# [ABOUT THIS TASK]
Among the entries that follow, find every line with the word "What" and copy it.

(Stored data)
▼
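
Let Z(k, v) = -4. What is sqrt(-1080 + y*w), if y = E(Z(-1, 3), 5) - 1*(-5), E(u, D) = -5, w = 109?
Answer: 6*I*sqrt(30) ≈ 32.863*I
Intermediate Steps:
y = 0 (y = -5 - 1*(-5) = -5 + 5 = 0)
sqrt(-1080 + y*w) = sqrt(-1080 + 0*109) = sqrt(-1080 + 0) = sqrt(-1080) = 6*I*sqrt(30)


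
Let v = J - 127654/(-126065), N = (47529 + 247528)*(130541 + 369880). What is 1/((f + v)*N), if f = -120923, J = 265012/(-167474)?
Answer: -10556304905/188479592499536072620733379 ≈ -5.6008e-17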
▲
# [THE ANSWER]
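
Let Z(k, v) = -4. What is sqrt(-1080 + y*w), if y = E(Z(-1, 3), 5) - 1*(-5), E(u, D) = -5, w = 109?
Let v = J - 127654/(-126065), N = (47529 + 247528)*(130541 + 369880). What is 1/((f + v)*N), if f = -120923, J = 265012/(-167474)?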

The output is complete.